### Task details
Of the lines below, write out exactly those from the line with "Base B = 3, modulus M = 509." through the line with "Character at index 3 changes from 'g' to 'i'.", both included, and skip the rest.

--- Input data Enclosed Below ---

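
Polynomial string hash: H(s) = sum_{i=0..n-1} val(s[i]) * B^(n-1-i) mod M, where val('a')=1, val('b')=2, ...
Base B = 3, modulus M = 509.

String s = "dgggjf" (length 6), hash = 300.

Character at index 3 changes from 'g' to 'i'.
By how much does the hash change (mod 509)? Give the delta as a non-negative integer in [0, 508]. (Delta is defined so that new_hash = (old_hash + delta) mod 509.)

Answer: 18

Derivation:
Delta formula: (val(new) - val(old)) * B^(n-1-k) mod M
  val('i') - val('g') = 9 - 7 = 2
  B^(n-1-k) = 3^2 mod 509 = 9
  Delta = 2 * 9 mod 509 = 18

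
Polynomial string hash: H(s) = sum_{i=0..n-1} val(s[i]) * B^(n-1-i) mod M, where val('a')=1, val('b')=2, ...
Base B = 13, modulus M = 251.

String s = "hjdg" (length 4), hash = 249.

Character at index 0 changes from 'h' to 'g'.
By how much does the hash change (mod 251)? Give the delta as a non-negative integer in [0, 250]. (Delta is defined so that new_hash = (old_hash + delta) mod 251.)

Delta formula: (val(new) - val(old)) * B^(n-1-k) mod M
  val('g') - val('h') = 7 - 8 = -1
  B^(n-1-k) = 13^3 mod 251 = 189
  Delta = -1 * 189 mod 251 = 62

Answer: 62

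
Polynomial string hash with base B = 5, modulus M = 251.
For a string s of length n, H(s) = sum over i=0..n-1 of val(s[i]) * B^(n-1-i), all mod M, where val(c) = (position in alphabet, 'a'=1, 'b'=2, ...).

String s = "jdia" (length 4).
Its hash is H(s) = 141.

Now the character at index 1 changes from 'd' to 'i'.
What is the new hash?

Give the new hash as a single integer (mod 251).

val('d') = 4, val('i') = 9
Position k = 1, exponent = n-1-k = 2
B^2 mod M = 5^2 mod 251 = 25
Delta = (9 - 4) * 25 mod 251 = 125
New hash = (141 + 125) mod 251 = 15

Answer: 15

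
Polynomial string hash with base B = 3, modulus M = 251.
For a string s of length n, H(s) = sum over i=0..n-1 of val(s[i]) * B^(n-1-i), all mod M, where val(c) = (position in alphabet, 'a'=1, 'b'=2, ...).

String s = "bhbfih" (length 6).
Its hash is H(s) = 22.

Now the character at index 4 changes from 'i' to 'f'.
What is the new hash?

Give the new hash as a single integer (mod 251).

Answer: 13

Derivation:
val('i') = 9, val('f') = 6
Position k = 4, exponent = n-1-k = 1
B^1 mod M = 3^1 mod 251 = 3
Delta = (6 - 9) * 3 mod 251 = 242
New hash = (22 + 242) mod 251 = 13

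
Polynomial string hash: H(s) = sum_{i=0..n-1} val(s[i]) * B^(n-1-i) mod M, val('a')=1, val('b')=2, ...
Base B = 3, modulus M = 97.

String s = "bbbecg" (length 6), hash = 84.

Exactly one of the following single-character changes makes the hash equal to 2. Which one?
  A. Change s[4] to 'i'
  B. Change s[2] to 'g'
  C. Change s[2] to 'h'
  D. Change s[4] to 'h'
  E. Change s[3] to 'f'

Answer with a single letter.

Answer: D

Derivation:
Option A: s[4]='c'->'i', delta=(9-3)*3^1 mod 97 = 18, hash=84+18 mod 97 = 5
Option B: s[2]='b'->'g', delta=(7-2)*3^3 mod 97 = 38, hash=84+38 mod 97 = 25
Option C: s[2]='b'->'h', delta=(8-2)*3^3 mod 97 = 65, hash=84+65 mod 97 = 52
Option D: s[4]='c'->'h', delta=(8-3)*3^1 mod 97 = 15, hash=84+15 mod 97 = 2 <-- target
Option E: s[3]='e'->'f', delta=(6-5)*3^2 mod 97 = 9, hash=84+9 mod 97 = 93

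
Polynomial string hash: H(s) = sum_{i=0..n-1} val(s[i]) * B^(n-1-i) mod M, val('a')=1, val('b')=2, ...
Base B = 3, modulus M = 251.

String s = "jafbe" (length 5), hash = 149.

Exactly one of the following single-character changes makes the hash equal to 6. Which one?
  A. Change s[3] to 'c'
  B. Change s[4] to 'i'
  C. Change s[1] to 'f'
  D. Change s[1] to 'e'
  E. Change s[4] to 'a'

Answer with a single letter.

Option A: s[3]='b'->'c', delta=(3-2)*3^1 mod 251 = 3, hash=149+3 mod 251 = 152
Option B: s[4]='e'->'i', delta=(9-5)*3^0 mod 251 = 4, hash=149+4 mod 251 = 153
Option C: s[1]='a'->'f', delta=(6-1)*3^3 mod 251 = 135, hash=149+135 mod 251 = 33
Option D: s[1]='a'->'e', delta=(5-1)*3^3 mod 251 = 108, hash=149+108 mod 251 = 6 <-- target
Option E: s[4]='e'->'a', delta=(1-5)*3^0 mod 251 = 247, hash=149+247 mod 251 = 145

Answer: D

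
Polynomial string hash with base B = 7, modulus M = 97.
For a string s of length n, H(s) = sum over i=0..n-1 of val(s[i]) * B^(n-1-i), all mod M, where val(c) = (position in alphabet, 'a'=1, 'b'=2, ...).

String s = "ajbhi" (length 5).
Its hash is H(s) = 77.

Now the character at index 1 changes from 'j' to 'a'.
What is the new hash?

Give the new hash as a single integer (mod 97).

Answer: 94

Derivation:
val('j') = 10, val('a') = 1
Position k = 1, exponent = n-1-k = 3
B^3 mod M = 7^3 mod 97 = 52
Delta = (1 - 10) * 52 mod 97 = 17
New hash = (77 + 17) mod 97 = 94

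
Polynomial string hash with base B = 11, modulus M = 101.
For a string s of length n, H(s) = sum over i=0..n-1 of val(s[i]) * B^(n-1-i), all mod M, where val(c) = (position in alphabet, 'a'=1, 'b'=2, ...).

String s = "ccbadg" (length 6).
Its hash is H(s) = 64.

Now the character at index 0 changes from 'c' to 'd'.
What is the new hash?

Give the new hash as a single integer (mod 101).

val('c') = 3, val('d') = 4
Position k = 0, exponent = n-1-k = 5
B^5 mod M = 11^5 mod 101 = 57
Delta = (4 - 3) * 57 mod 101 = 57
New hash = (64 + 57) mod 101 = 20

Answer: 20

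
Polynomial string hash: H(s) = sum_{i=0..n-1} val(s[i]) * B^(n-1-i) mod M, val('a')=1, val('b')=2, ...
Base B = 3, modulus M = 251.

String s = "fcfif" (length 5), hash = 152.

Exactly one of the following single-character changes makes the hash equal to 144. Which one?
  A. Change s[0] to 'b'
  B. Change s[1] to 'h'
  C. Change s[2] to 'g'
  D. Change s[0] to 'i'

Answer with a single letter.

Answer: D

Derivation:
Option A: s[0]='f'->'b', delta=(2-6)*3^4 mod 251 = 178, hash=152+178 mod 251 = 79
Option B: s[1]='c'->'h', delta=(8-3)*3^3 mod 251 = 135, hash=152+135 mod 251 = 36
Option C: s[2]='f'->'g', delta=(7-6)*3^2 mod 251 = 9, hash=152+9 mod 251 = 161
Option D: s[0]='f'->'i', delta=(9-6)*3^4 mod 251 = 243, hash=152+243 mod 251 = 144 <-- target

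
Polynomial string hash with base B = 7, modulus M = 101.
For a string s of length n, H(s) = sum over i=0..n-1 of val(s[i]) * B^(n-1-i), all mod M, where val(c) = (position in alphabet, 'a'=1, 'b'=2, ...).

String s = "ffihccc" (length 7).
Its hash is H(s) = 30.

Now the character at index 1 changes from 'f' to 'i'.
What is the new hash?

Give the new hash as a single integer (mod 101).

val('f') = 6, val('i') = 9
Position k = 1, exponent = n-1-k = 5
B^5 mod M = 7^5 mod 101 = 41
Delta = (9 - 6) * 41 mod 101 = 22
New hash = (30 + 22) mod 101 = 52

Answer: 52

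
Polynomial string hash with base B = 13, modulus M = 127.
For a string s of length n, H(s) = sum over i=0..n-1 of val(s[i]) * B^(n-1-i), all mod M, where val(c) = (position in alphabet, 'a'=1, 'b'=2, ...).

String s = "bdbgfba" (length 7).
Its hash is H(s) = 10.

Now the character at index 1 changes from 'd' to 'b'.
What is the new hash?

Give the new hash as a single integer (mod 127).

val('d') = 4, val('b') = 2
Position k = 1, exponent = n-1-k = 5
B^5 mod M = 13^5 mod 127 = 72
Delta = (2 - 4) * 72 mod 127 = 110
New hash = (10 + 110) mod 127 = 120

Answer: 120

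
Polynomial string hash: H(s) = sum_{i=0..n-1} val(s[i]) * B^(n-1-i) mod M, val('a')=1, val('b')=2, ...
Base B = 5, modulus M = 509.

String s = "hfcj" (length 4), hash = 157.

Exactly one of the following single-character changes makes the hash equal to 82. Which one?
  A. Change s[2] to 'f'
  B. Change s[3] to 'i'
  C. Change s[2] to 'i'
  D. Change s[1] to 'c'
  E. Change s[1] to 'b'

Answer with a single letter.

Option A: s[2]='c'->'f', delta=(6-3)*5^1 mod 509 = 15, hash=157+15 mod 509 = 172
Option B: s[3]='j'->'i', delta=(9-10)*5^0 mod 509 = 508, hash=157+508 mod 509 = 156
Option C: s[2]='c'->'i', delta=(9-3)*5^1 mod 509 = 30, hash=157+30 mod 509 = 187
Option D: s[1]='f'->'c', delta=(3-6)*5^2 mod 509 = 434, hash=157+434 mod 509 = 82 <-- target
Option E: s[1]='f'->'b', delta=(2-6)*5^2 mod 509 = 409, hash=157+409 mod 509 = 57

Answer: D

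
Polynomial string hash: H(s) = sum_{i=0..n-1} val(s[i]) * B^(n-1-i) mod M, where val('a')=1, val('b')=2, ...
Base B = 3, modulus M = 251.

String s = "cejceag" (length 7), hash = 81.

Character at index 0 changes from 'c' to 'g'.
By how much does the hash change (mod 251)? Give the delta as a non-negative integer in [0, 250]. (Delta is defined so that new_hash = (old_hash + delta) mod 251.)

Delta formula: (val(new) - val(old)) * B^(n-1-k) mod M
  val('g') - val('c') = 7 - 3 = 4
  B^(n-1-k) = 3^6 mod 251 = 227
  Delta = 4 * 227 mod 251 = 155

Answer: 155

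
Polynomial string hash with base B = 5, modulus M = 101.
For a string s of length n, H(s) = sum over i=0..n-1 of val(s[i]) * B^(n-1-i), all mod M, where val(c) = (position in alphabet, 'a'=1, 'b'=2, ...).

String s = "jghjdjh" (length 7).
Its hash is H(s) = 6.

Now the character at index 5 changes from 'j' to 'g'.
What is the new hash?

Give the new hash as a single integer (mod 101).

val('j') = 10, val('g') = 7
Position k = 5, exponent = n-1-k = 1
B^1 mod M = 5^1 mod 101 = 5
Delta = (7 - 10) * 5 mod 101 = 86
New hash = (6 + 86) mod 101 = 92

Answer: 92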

--- End of Enclosed Input data ---
--- Input data Enclosed Below ---

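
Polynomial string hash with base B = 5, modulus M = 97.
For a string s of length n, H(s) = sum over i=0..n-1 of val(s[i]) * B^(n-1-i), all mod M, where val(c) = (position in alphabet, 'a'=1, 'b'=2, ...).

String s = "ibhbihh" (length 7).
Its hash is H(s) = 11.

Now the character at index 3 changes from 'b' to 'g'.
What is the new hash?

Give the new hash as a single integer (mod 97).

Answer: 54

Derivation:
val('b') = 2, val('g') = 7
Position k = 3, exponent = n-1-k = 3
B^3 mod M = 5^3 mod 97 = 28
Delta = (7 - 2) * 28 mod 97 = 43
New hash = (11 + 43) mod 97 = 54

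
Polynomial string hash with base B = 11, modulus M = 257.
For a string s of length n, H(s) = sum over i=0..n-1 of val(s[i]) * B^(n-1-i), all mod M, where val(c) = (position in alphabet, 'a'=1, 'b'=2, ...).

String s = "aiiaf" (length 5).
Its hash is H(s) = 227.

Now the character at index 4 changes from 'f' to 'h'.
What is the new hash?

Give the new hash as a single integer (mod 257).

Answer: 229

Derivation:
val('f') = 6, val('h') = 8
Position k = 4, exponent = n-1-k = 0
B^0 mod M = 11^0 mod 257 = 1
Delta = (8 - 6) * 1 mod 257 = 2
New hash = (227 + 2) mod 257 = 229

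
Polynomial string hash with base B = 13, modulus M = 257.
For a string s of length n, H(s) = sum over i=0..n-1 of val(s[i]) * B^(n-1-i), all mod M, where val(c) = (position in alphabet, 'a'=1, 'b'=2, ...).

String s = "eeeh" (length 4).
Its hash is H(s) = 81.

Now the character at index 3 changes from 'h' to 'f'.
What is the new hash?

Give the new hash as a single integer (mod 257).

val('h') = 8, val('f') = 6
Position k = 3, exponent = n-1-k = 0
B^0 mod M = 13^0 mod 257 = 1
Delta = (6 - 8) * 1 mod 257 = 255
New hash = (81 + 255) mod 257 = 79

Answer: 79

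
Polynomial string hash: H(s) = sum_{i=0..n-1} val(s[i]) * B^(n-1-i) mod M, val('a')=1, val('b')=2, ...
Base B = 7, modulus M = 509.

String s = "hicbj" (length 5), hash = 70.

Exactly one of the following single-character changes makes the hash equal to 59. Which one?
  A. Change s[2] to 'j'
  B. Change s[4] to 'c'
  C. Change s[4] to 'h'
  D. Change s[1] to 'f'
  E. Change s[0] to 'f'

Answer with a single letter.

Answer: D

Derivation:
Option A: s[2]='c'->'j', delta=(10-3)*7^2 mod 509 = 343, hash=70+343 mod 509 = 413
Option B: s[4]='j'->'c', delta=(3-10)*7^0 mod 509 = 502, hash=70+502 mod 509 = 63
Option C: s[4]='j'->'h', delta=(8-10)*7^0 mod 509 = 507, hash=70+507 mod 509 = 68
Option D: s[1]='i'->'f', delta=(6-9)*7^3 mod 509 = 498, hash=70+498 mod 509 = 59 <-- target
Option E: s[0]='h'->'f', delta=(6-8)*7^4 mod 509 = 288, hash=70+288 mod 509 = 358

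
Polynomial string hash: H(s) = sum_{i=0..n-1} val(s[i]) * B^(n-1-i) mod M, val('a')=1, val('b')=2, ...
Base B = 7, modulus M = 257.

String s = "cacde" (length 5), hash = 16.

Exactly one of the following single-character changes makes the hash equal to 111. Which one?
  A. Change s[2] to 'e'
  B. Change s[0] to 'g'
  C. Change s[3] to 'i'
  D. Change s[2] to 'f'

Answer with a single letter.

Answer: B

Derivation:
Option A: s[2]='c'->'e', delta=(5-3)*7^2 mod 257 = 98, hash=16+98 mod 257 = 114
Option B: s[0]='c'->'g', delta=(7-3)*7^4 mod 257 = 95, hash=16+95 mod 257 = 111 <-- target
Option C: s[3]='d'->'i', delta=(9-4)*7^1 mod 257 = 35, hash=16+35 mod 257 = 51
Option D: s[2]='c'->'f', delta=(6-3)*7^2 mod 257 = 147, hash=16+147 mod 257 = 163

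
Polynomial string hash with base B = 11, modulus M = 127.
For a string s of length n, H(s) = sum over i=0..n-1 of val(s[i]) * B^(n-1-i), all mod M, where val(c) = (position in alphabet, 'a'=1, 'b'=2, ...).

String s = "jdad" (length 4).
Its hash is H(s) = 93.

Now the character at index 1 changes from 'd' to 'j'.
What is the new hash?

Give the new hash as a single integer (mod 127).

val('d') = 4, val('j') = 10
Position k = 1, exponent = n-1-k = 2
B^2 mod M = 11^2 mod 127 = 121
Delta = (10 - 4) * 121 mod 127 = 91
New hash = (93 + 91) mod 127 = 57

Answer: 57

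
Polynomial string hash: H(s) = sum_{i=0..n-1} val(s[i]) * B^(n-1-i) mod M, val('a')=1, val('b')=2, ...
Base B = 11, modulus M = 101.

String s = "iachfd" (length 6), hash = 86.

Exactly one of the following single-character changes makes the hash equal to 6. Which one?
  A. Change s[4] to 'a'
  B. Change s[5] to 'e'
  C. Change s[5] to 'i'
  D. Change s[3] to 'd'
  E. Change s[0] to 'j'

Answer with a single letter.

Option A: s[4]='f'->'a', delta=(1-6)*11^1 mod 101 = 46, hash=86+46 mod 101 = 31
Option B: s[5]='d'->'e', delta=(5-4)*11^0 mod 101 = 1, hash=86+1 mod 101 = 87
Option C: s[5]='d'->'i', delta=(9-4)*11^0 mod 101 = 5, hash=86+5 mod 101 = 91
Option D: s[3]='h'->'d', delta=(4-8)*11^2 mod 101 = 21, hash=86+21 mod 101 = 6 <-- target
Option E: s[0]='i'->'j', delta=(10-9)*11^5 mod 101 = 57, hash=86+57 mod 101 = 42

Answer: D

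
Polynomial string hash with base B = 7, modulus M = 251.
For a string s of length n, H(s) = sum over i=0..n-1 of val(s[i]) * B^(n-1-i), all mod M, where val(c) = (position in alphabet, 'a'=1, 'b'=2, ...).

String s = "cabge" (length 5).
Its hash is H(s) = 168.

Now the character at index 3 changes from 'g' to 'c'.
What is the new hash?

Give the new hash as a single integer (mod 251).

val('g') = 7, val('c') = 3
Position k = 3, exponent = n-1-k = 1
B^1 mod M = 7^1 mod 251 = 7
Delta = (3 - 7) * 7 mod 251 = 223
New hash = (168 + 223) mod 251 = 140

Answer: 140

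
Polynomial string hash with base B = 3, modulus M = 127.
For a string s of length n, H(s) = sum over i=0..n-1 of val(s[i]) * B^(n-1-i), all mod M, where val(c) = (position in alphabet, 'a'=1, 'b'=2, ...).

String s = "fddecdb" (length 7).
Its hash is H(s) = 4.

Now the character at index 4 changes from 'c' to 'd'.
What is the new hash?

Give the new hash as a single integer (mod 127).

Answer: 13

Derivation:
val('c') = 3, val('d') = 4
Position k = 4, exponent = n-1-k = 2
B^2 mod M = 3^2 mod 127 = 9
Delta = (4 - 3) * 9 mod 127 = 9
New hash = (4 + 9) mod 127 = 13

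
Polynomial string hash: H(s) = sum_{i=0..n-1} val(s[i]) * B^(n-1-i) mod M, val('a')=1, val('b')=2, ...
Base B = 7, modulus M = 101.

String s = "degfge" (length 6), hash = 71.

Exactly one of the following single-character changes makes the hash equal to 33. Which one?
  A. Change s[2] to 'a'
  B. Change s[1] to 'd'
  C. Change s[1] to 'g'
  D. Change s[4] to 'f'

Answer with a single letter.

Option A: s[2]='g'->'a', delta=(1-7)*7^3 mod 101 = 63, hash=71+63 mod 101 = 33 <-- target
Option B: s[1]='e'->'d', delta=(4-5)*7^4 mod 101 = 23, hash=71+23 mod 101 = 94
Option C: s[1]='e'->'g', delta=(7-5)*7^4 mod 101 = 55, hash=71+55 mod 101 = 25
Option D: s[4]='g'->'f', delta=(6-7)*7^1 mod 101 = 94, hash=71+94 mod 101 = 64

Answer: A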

--- End of Enclosed Input data ---

### Exercise response
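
Base B = 3, modulus M = 509.

String s = "dgggjf" (length 6), hash = 300.

Character at index 3 changes from 'g' to 'i'.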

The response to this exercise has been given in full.